[ACTIVITY]: Each entry has to be copied exactly, with nothing missed.

++++++++++++++++++++

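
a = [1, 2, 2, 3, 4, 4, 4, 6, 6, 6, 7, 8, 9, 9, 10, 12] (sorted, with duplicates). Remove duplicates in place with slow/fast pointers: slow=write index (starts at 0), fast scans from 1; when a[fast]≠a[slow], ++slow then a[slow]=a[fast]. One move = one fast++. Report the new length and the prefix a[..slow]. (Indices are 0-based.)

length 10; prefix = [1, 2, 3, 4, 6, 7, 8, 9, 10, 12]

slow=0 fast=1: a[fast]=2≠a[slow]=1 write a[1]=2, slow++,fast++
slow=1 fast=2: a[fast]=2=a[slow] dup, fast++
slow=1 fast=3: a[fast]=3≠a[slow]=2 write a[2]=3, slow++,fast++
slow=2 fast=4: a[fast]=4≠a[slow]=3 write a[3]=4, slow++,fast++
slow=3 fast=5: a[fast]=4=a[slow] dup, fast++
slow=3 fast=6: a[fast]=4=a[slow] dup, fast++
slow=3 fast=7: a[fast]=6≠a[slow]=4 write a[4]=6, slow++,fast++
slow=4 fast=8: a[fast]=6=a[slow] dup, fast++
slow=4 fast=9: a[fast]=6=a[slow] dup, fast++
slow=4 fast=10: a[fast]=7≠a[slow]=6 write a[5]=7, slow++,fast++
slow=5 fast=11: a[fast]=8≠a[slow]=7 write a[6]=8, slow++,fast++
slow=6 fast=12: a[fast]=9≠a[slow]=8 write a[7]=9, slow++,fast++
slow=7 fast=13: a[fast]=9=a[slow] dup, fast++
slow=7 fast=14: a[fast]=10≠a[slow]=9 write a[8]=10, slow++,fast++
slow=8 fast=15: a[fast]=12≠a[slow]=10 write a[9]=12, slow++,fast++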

++++++++++++++++++++

[ANSWER TO THIS EXERCISE]:
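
a = [1, 2, 2, 3, 4, 4, 4, 6, 6, 6, 7, 8, 9, 9, 10, 12] (sorted, with duplicates). Remove duplicates in place with slow/fast pointers: slow=write index (starts at 0), fast scans from 1; when a[fast]≠a[slow], ++slow then a[slow]=a[fast]. One move = one fast++. Report the new length and the prefix a[..slow]. (Indices are 0-based.)

length 10; prefix = [1, 2, 3, 4, 6, 7, 8, 9, 10, 12]

slow=0 fast=1: a[fast]=2≠a[slow]=1 write a[1]=2, slow++,fast++
slow=1 fast=2: a[fast]=2=a[slow] dup, fast++
slow=1 fast=3: a[fast]=3≠a[slow]=2 write a[2]=3, slow++,fast++
slow=2 fast=4: a[fast]=4≠a[slow]=3 write a[3]=4, slow++,fast++
slow=3 fast=5: a[fast]=4=a[slow] dup, fast++
slow=3 fast=6: a[fast]=4=a[slow] dup, fast++
slow=3 fast=7: a[fast]=6≠a[slow]=4 write a[4]=6, slow++,fast++
slow=4 fast=8: a[fast]=6=a[slow] dup, fast++
slow=4 fast=9: a[fast]=6=a[slow] dup, fast++
slow=4 fast=10: a[fast]=7≠a[slow]=6 write a[5]=7, slow++,fast++
slow=5 fast=11: a[fast]=8≠a[slow]=7 write a[6]=8, slow++,fast++
slow=6 fast=12: a[fast]=9≠a[slow]=8 write a[7]=9, slow++,fast++
slow=7 fast=13: a[fast]=9=a[slow] dup, fast++
slow=7 fast=14: a[fast]=10≠a[slow]=9 write a[8]=10, slow++,fast++
slow=8 fast=15: a[fast]=12≠a[slow]=10 write a[9]=12, slow++,fast++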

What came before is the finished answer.